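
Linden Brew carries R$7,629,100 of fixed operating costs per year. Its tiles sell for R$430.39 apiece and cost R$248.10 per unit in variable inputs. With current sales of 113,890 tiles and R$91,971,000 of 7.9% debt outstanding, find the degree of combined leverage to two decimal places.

Contribution at this volume is 113,890 × R$182.29 = R$20,761,008.10.
Subtracting fixed costs: EBIT = R$20,761,008.10 − R$7,629,100 = R$13,131,908.10. Interest = R$7,265,709.00.
DOL = R$20,761,008.10 ÷ R$13,131,908.10 = 1.5810; DFL = R$13,131,908.10 ÷ R$5,866,199.10 = 2.2386.
DCL = DOL × DFL = 1.5810 × 2.2386 = 3.5392.

3.54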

== == ==

- [Work to be completed] Reproduce all of the data. Leave every line unchanged.

- [Solution for this problem]
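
Linden Brew carries R$7,629,100 of fixed operating costs per year. Its tiles sell for R$430.39 apiece and cost R$248.10 per unit in variable inputs. With current sales of 113,890 tiles and R$91,971,000 of 7.9% debt outstanding, find the degree of combined leverage to two decimal places.

Contribution at this volume is 113,890 × R$182.29 = R$20,761,008.10.
Subtracting fixed costs: EBIT = R$20,761,008.10 − R$7,629,100 = R$13,131,908.10. Interest = R$7,265,709.00.
DOL = R$20,761,008.10 ÷ R$13,131,908.10 = 1.5810; DFL = R$13,131,908.10 ÷ R$5,866,199.10 = 2.2386.
DCL = DOL × DFL = 1.5810 × 2.2386 = 3.5392.

3.54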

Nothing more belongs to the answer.